→ **ACTIVITY**:
Exactly as given, write out all the entries again.

→ **Records excerpted from a collection**:
= Beginning of Section =
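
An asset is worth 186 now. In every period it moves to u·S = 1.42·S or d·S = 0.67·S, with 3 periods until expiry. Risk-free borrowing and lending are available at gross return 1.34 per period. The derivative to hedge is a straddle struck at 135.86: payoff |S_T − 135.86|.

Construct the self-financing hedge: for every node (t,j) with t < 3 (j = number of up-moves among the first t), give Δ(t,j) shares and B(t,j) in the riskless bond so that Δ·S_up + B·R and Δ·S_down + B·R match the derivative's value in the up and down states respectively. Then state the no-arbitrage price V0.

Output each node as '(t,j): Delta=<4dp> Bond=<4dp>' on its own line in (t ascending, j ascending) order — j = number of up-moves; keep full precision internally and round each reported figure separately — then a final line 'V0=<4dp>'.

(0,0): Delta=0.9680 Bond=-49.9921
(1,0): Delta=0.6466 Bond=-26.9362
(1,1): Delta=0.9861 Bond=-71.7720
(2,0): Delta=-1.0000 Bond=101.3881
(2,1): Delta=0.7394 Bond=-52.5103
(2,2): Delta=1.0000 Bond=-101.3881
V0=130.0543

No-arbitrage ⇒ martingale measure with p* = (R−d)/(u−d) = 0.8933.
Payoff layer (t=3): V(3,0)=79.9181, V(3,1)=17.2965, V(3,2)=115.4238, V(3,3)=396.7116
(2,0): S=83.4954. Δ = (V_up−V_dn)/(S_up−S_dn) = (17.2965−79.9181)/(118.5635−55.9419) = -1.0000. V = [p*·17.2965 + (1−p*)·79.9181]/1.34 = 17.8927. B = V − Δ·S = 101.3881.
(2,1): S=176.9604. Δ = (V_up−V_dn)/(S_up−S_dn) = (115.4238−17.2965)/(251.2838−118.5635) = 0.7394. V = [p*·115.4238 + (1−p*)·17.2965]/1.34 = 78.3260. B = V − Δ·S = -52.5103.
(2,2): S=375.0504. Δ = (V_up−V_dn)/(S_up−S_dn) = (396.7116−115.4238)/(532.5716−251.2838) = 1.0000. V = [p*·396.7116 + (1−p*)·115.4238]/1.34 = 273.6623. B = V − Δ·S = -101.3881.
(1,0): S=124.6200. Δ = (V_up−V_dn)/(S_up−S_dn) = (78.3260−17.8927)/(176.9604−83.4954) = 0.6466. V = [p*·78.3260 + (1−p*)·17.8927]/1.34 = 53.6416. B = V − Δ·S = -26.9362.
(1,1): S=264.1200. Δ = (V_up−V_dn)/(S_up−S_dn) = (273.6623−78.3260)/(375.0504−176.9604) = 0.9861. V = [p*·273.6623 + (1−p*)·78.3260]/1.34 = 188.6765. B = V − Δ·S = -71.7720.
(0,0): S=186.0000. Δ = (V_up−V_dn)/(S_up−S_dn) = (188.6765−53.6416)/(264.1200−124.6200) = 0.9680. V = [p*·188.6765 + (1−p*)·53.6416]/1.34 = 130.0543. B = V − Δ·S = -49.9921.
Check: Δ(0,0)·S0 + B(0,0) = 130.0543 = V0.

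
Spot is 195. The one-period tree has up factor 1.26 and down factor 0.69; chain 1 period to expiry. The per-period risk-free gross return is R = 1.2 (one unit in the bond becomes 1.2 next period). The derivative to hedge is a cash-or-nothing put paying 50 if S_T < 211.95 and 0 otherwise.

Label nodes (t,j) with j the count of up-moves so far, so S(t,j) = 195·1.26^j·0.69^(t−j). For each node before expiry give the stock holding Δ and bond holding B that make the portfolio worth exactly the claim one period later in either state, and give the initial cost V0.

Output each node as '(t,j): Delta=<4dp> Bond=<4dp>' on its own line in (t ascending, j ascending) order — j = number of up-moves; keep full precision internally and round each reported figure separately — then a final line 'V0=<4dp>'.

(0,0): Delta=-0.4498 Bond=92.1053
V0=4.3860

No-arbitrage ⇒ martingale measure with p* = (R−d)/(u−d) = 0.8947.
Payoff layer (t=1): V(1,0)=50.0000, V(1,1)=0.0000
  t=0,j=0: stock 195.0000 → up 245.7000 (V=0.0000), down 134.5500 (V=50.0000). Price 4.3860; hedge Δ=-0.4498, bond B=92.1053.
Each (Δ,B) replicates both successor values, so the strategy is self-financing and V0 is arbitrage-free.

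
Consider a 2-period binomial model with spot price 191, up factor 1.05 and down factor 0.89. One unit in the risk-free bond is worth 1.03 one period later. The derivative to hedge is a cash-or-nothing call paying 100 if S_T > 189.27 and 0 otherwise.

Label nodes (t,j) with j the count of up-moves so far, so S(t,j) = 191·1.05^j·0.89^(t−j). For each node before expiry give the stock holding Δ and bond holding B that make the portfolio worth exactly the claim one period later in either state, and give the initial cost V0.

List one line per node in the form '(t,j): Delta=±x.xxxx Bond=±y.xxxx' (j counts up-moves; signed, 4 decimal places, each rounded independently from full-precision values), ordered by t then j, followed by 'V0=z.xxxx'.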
= End of Section =
→ **REPLY TO THE TASK**:
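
An asset is worth 186 now. In every period it moves to u·S = 1.42·S or d·S = 0.67·S, with 3 periods until expiry. Risk-free borrowing and lending are available at gross return 1.34 per period. The derivative to hedge is a straddle struck at 135.86: payoff |S_T − 135.86|.

Construct the self-financing hedge: for every node (t,j) with t < 3 (j = number of up-moves among the first t), give Δ(t,j) shares and B(t,j) in the riskless bond so that Δ·S_up + B·R and Δ·S_down + B·R match the derivative's value in the up and down states respectively. Then state the no-arbitrage price V0.

Output each node as '(t,j): Delta=<4dp> Bond=<4dp>' on its own line in (t ascending, j ascending) order — j = number of up-moves; keep full precision internally and round each reported figure separately — then a final line 'V0=<4dp>'.

(0,0): Delta=0.9680 Bond=-49.9921
(1,0): Delta=0.6466 Bond=-26.9362
(1,1): Delta=0.9861 Bond=-71.7720
(2,0): Delta=-1.0000 Bond=101.3881
(2,1): Delta=0.7394 Bond=-52.5103
(2,2): Delta=1.0000 Bond=-101.3881
V0=130.0543

No-arbitrage ⇒ martingale measure with p* = (R−d)/(u−d) = 0.8933.
Payoff layer (t=3): V(3,0)=79.9181, V(3,1)=17.2965, V(3,2)=115.4238, V(3,3)=396.7116
(2,0): S=83.4954. Δ = (V_up−V_dn)/(S_up−S_dn) = (17.2965−79.9181)/(118.5635−55.9419) = -1.0000. V = [p*·17.2965 + (1−p*)·79.9181]/1.34 = 17.8927. B = V − Δ·S = 101.3881.
(2,1): S=176.9604. Δ = (V_up−V_dn)/(S_up−S_dn) = (115.4238−17.2965)/(251.2838−118.5635) = 0.7394. V = [p*·115.4238 + (1−p*)·17.2965]/1.34 = 78.3260. B = V − Δ·S = -52.5103.
(2,2): S=375.0504. Δ = (V_up−V_dn)/(S_up−S_dn) = (396.7116−115.4238)/(532.5716−251.2838) = 1.0000. V = [p*·396.7116 + (1−p*)·115.4238]/1.34 = 273.6623. B = V − Δ·S = -101.3881.
(1,0): S=124.6200. Δ = (V_up−V_dn)/(S_up−S_dn) = (78.3260−17.8927)/(176.9604−83.4954) = 0.6466. V = [p*·78.3260 + (1−p*)·17.8927]/1.34 = 53.6416. B = V − Δ·S = -26.9362.
(1,1): S=264.1200. Δ = (V_up−V_dn)/(S_up−S_dn) = (273.6623−78.3260)/(375.0504−176.9604) = 0.9861. V = [p*·273.6623 + (1−p*)·78.3260]/1.34 = 188.6765. B = V − Δ·S = -71.7720.
(0,0): S=186.0000. Δ = (V_up−V_dn)/(S_up−S_dn) = (188.6765−53.6416)/(264.1200−124.6200) = 0.9680. V = [p*·188.6765 + (1−p*)·53.6416]/1.34 = 130.0543. B = V − Δ·S = -49.9921.
Check: Δ(0,0)·S0 + B(0,0) = 130.0543 = V0.

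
Spot is 195. The one-period tree has up factor 1.26 and down factor 0.69; chain 1 period to expiry. The per-period risk-free gross return is R = 1.2 (one unit in the bond becomes 1.2 next period). The derivative to hedge is a cash-or-nothing put paying 50 if S_T < 211.95 and 0 otherwise.

Label nodes (t,j) with j the count of up-moves so far, so S(t,j) = 195·1.26^j·0.69^(t−j). For each node before expiry give the stock holding Δ and bond holding B that make the portfolio worth exactly the claim one period later in either state, and give the initial cost V0.

Output each node as '(t,j): Delta=<4dp> Bond=<4dp>' on its own line in (t ascending, j ascending) order — j = number of up-moves; keep full precision internally and round each reported figure separately — then a final line 'V0=<4dp>'.

(0,0): Delta=-0.4498 Bond=92.1053
V0=4.3860

No-arbitrage ⇒ martingale measure with p* = (R−d)/(u−d) = 0.8947.
Payoff layer (t=1): V(1,0)=50.0000, V(1,1)=0.0000
  t=0,j=0: stock 195.0000 → up 245.7000 (V=0.0000), down 134.5500 (V=50.0000). Price 4.3860; hedge Δ=-0.4498, bond B=92.1053.
Each (Δ,B) replicates both successor values, so the strategy is self-financing and V0 is arbitrage-free.

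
Consider a 2-period binomial model with spot price 191, up factor 1.05 and down factor 0.89. One unit in the risk-free bond is worth 1.03 one period later. The derivative to hedge is a cash-or-nothing call paying 100 if S_T > 189.27 and 0 otherwise.

Label nodes (t,j) with j the count of up-moves so far, so S(t,j) = 191·1.05^j·0.89^(t−j). For each node before expiry give the stock holding Δ and bond holding B that make the portfolio worth exactly the claim one period later in either state, and give the initial cost V0.

List one line per node in the form '(t,j): Delta=±x.xxxx Bond=±y.xxxx' (j counts up-moves; signed, 4 decimal places, each rounded independently from full-precision values), ordered by t then j, followed by 'V0=z.xxxx'.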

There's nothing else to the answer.